> **STUDY MATERIAL**:
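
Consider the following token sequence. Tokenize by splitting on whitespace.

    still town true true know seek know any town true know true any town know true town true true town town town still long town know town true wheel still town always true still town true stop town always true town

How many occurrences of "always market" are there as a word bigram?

Scanning the 40 overlapping bigram windows for "always market":
  (none found)

0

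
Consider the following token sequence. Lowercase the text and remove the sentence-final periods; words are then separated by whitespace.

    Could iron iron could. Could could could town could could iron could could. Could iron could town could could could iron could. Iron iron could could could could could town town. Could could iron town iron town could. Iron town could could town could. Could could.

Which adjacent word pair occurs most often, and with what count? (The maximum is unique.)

"could could", 16 times

Bigram frequencies (highest first):
  could could: 16
  could iron: 7
  town could: 6
  iron could: 5
  could town: 4
  iron town: 3
  … (3 more, each ≤ 2)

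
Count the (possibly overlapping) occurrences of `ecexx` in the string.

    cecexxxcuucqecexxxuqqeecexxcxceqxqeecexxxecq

Sliding a length-5 window over the 44 characters (40 positions):
  position 2–6: ecexx
  position 13–17: ecexx
  position 23–27: ecexx
  position 36–40: ecexx

4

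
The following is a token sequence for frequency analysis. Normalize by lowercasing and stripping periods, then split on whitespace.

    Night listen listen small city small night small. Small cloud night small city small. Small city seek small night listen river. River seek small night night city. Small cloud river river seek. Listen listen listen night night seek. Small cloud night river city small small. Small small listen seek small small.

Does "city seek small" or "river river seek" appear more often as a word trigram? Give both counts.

"river river seek" (2 vs 1)

"city seek small": 1 occurrence
"river river seek": 2 occurrences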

> **PROBLEM DETAILS**:
Count how many lines in the data above hold the string "sequence", and give the number with no other words.

> **EXERCISE SOLUTION**:
3